=== Raw data ===

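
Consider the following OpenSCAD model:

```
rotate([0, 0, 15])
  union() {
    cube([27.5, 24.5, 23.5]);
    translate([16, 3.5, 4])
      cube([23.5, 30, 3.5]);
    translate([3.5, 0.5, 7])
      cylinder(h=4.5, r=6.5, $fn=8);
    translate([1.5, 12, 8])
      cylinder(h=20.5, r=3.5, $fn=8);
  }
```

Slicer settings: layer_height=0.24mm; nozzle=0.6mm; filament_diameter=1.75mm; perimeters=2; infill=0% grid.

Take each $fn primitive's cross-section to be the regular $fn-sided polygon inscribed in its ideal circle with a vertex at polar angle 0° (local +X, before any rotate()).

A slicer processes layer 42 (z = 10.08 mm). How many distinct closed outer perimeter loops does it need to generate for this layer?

1

At z = 10.08 mm: the cube (footprint 27.5×24.5) is included at this height; the cube at (16, 3.5) is absent (z outside [4, 7.5]); the r=6.5 cylinder at (3.5, 0.5) gives a regular 8-gon of circumradius 6.5 (constant along its height); the r=3.5 cylinder at (1.5, 12) contributes a regular 8-gon of circumradius 3.5; Taking the union: the regions partially overlap (shared area 81.93 mm²), so overlapping operands fuse into one piece — 1 connected region; (rotated 15° about Z; rotation is an isometry so areas/perimeters/island counts are preserved). The result has 1 disconnected region.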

===

# Problem:
A faithful copy of every record is required; output it in full.

# Output for this task:
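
Consider the following OpenSCAD model:

```
rotate([0, 0, 15])
  union() {
    cube([27.5, 24.5, 23.5]);
    translate([16, 3.5, 4])
      cube([23.5, 30, 3.5]);
    translate([3.5, 0.5, 7])
      cylinder(h=4.5, r=6.5, $fn=8);
    translate([1.5, 12, 8])
      cylinder(h=20.5, r=3.5, $fn=8);
  }
```

Slicer settings: layer_height=0.24mm; nozzle=0.6mm; filament_diameter=1.75mm; perimeters=2; infill=0% grid.

Take each $fn primitive's cross-section to be the regular $fn-sided polygon inscribed in its ideal circle with a vertex at polar angle 0° (local +X, before any rotate()).

A slicer processes layer 42 (z = 10.08 mm). How many distinct closed outer perimeter loops does it need to generate for this layer?

1

At z = 10.08 mm: the cube (footprint 27.5×24.5) is included at this height; the cube at (16, 3.5) is absent (z outside [4, 7.5]); the r=6.5 cylinder at (3.5, 0.5) gives a regular 8-gon of circumradius 6.5 (constant along its height); the r=3.5 cylinder at (1.5, 12) contributes a regular 8-gon of circumradius 3.5; Taking the union: the regions partially overlap (shared area 81.93 mm²), so overlapping operands fuse into one piece — 1 connected region; (rotated 15° about Z; rotation is an isometry so areas/perimeters/island counts are preserved). The result has 1 disconnected region.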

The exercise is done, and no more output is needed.